===== Input for this task

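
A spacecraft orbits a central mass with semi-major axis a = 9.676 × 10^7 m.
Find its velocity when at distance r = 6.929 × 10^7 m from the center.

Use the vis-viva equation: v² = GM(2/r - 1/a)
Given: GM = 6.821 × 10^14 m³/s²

Vis-viva: v = √(GM · (2/r − 1/a)).
2/r − 1/a = 2/6.929e+07 − 1/9.676e+07 = 1.85293e-08 m⁻¹.
v = √(6.821e+14 · 1.85293e-08) m/s ≈ 3555 m/s = 3.555 km/s.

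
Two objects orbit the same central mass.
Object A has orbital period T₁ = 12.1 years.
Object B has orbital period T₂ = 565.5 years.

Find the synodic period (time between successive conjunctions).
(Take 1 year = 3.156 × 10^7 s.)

Convert to SI: T₁ = 12.1 years = 3.81876e+08 s; T₂ = 565.5 years = 1.78472e+10 s.
T_syn = |T₁ · T₂ / (T₁ − T₂)|.
T_syn = |3.81876e+08 · 1.78472e+10 / (3.81876e+08 − 1.78472e+10)| s ≈ 3.902e+08 s = 12.36 years.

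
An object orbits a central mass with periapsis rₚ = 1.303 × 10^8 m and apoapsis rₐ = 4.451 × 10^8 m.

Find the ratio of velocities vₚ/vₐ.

Conservation of angular momentum gives rₚvₚ = rₐvₐ, so vₚ/vₐ = rₐ/rₚ.
vₚ/vₐ = 4.451e+08 / 1.303e+08 ≈ 3.416.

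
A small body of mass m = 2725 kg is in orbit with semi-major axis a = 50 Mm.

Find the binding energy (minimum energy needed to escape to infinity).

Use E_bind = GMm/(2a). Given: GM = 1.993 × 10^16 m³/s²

Convert to SI: a = 50 Mm = 5e+07 m.
Total orbital energy is E = −GMm/(2a); binding energy is E_bind = −E = GMm/(2a).
E_bind = 1.993e+16 · 2725 / (2 · 5e+07) J ≈ 5.431e+11 J = 543.1 GJ.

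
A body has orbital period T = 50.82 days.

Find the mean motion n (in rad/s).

Convert to SI: T = 50.82 days = 4.39085e+06 s.
n = 2π / T.
n = 2π / 4.39085e+06 s ≈ 1.431e-06 rad/s.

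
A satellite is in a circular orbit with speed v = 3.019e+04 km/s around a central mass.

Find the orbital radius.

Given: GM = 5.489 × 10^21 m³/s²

Convert to SI: v = 3.019e+04 km/s = 3.019e+07 m/s.
For a circular orbit, v² = GM / r, so r = GM / v².
r = 5.489e+21 / (3.019e+07)² m ≈ 6.022e+06 m = 6.022 Mm.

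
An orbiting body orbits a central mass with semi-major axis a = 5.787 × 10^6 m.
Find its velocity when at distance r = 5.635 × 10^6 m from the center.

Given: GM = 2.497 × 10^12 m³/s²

Vis-viva: v = √(GM · (2/r − 1/a)).
2/r − 1/a = 2/5.635e+06 − 1/5.787e+06 = 1.82123e-07 m⁻¹.
v = √(2.497e+12 · 1.82123e-07) m/s ≈ 674.4 m/s = 674.4 m/s.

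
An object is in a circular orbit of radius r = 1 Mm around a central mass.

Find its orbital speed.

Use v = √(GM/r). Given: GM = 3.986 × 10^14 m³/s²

Convert to SI: r = 1 Mm = 1e+06 m.
For a circular orbit, gravity supplies the centripetal force, so v = √(GM / r).
v = √(3.986e+14 / 1e+06) m/s ≈ 1.996e+04 m/s = 19.96 km/s.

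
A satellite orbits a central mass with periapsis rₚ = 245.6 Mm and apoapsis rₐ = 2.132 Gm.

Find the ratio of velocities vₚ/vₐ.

Convert to SI: rₚ = 245.6 Mm = 2.456e+08 m; rₐ = 2.132 Gm = 2.132e+09 m.
Conservation of angular momentum gives rₚvₚ = rₐvₐ, so vₚ/vₐ = rₐ/rₚ.
vₚ/vₐ = 2.132e+09 / 2.456e+08 ≈ 8.681.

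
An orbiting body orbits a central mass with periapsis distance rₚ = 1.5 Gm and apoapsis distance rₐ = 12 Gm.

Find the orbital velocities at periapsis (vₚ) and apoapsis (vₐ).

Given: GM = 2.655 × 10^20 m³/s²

Convert to SI: rₚ = 1.5 Gm = 1.5e+09 m; rₐ = 12 Gm = 1.2e+10 m.
Use the vis-viva equation v² = GM(2/r − 1/a) with a = (rₚ + rₐ)/2 = (1.5e+09 + 1.2e+10)/2 = 6.75e+09 m.
vₚ = √(GM · (2/rₚ − 1/a)) = √(2.655e+20 · (2/1.5e+09 − 1/6.75e+09)) m/s ≈ 5.61e+05 m/s = 561 km/s.
vₐ = √(GM · (2/rₐ − 1/a)) = √(2.655e+20 · (2/1.2e+10 − 1/6.75e+09)) m/s ≈ 7.012e+04 m/s = 70.12 km/s.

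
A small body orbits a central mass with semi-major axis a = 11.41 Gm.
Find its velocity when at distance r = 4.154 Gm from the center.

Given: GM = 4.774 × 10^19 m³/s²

Convert to SI: a = 11.41 Gm = 1.141e+10 m; r = 4.154 Gm = 4.154e+09 m.
Vis-viva: v = √(GM · (2/r − 1/a)).
2/r − 1/a = 2/4.154e+09 − 1/1.141e+10 = 3.93821e-10 m⁻¹.
v = √(4.774e+19 · 3.93821e-10) m/s ≈ 1.371e+05 m/s = 137.1 km/s.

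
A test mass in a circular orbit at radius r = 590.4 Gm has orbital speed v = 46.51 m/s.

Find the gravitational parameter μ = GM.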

==========

Among the lines of the listing, count those holding the string "speed" and reply with the count only.

### Answer below:
3